[Stored data]
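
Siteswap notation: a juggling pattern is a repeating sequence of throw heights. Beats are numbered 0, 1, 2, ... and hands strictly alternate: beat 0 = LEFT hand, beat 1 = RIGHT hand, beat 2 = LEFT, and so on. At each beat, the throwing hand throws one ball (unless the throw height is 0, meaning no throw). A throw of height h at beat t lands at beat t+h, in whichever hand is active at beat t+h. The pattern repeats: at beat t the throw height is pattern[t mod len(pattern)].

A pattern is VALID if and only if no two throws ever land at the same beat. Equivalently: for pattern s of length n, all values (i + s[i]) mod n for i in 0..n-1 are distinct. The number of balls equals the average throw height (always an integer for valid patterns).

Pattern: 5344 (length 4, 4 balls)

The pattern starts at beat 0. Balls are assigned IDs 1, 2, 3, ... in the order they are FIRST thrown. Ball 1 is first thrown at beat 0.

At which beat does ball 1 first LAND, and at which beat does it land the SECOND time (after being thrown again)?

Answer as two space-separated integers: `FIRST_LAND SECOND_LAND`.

Beat 0 (L): throw ball1 h=5 -> lands@5:R; in-air after throw: [b1@5:R]
Beat 1 (R): throw ball2 h=3 -> lands@4:L; in-air after throw: [b2@4:L b1@5:R]
Beat 2 (L): throw ball3 h=4 -> lands@6:L; in-air after throw: [b2@4:L b1@5:R b3@6:L]
Beat 3 (R): throw ball4 h=4 -> lands@7:R; in-air after throw: [b2@4:L b1@5:R b3@6:L b4@7:R]
Beat 4 (L): throw ball2 h=5 -> lands@9:R; in-air after throw: [b1@5:R b3@6:L b4@7:R b2@9:R]
Beat 5 (R): throw ball1 h=3 -> lands@8:L; in-air after throw: [b3@6:L b4@7:R b1@8:L b2@9:R]
Beat 6 (L): throw ball3 h=4 -> lands@10:L; in-air after throw: [b4@7:R b1@8:L b2@9:R b3@10:L]
Beat 7 (R): throw ball4 h=4 -> lands@11:R; in-air after throw: [b1@8:L b2@9:R b3@10:L b4@11:R]
Beat 8 (L): throw ball1 h=5 -> lands@13:R; in-air after throw: [b2@9:R b3@10:L b4@11:R b1@13:R]
Ball 1: thrown@0 h=5 -> first land @5; rethrown@5 h=3 -> second land @8

Answer: 5 8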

• [What the task asks] The word "throws" may appear in several lines of the data; copy every line where it does.

• [Solved problem]
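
Siteswap notation: a juggling pattern is a repeating sequence of throw heights. Beats are numbered 0, 1, 2, ... and hands strictly alternate: beat 0 = LEFT hand, beat 1 = RIGHT hand, beat 2 = LEFT, and so on. At each beat, the throwing hand throws one ball (unless the throw height is 0, meaning no throw). A throw of height h at beat t lands at beat t+h, in whichever hand is active at beat t+h. The pattern repeats: at beat t the throw height is pattern[t mod len(pattern)].
A pattern is VALID if and only if no two throws ever land at the same beat. Equivalently: for pattern s of length n, all values (i + s[i]) mod n for i in 0..n-1 are distinct. The number of balls equals the average throw height (always an integer for valid patterns).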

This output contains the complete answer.